→ Exercise brief:
Set down all of the records exactly.

→ Working data:
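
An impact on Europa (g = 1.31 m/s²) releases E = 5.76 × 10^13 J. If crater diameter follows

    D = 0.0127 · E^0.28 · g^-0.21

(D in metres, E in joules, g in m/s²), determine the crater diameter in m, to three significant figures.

D ≈ 85.5 m

E^0.28 = (5.76 × 10^13)^0.28 = 7.127 × 10^3
g^-0.21 = 1.31^-0.21 = 0.9449
D = 0.0127 × 7.127 × 10^3 × 0.9449 = 85.53 m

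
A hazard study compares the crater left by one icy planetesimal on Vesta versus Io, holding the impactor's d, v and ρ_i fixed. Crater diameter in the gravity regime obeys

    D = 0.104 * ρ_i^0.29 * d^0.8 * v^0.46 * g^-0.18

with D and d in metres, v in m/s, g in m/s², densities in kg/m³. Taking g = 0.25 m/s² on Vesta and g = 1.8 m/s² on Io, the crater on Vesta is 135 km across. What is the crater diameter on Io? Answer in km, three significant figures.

All impactor-dependent factors cancel in the ratio, leaving D_Io/D_Vesta = (g_Io/g_Vesta)^-0.18.
(1.8/0.25)^-0.18 = 7.200^-0.18 = 0.7009
D_Io = 0.7009 × 135 km = 94.6 km

D ≈ 94.6 km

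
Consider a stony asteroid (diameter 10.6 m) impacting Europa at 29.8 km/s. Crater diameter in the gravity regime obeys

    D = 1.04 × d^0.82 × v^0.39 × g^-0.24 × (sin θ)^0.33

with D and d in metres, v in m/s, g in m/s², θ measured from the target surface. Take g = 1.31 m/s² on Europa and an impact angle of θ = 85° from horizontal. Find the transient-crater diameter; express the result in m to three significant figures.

In SI units: v = 29800 m/s.
d^0.82 = 10.6^0.82 = 6.930
v^0.39 = 29800^0.39 = 55.58
g^-0.24 = 1.31^-0.24 = 0.9372
(sin 85°)^0.33 = 0.9962^0.33 = 0.9987
D = 1.04 × 6.930 × 55.58 × 0.9372 × 0.9987 = 374.9 m

D ≈ 375 m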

→ Task solution:
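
An impact on Europa (g = 1.31 m/s²) releases E = 5.76 × 10^13 J. If crater diameter follows

    D = 0.0127 · E^0.28 · g^-0.21

(D in metres, E in joules, g in m/s²), determine the crater diameter in m, to three significant figures.

D ≈ 85.5 m

E^0.28 = (5.76 × 10^13)^0.28 = 7.127 × 10^3
g^-0.21 = 1.31^-0.21 = 0.9449
D = 0.0127 × 7.127 × 10^3 × 0.9449 = 85.53 m

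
A hazard study compares the crater left by one icy planetesimal on Vesta versus Io, holding the impactor's d, v and ρ_i fixed. Crater diameter in the gravity regime obeys

    D = 0.104 * ρ_i^0.29 * d^0.8 * v^0.46 * g^-0.18

with D and d in metres, v in m/s, g in m/s², densities in kg/m³. Taking g = 0.25 m/s² on Vesta and g = 1.8 m/s² on Io, the crater on Vesta is 135 km across. What is the crater diameter on Io? Answer in km, three significant figures.

All impactor-dependent factors cancel in the ratio, leaving D_Io/D_Vesta = (g_Io/g_Vesta)^-0.18.
(1.8/0.25)^-0.18 = 7.200^-0.18 = 0.7009
D_Io = 0.7009 × 135 km = 94.6 km

D ≈ 94.6 km

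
Consider a stony asteroid (diameter 10.6 m) impacting Europa at 29.8 km/s. Crater diameter in the gravity regime obeys

    D = 1.04 × d^0.82 × v^0.39 × g^-0.24 × (sin θ)^0.33

with D and d in metres, v in m/s, g in m/s², θ measured from the target surface. Take g = 1.31 m/s² on Europa and an impact angle of θ = 85° from horizontal. Find the transient-crater diameter; express the result in m to three significant figures.

In SI units: v = 29800 m/s.
d^0.82 = 10.6^0.82 = 6.930
v^0.39 = 29800^0.39 = 55.58
g^-0.24 = 1.31^-0.24 = 0.9372
(sin 85°)^0.33 = 0.9962^0.33 = 0.9987
D = 1.04 × 6.930 × 55.58 × 0.9372 × 0.9987 = 374.9 m

D ≈ 375 m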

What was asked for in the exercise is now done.